Dataset extract:
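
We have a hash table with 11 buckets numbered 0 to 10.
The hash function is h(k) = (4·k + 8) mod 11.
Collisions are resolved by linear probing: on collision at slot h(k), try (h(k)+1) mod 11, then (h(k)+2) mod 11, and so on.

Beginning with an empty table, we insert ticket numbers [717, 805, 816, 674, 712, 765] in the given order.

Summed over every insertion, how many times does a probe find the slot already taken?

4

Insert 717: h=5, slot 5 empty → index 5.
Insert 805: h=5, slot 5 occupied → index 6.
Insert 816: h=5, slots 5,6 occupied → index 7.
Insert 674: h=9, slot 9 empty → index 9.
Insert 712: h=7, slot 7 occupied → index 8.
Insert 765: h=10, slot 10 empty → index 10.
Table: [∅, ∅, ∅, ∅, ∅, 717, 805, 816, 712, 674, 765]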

Task description: Repeat the material word for word, leaving out no line.

Result for this task:
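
We have a hash table with 11 buckets numbered 0 to 10.
The hash function is h(k) = (4·k + 8) mod 11.
Collisions are resolved by linear probing: on collision at slot h(k), try (h(k)+1) mod 11, then (h(k)+2) mod 11, and so on.

Beginning with an empty table, we insert ticket numbers [717, 805, 816, 674, 712, 765] in the given order.

Summed over every insertion, how many times does a probe find the slot already taken?

4

Insert 717: h=5, slot 5 empty → index 5.
Insert 805: h=5, slot 5 occupied → index 6.
Insert 816: h=5, slots 5,6 occupied → index 7.
Insert 674: h=9, slot 9 empty → index 9.
Insert 712: h=7, slot 7 occupied → index 8.
Insert 765: h=10, slot 10 empty → index 10.
Table: [∅, ∅, ∅, ∅, ∅, 717, 805, 816, 712, 674, 765]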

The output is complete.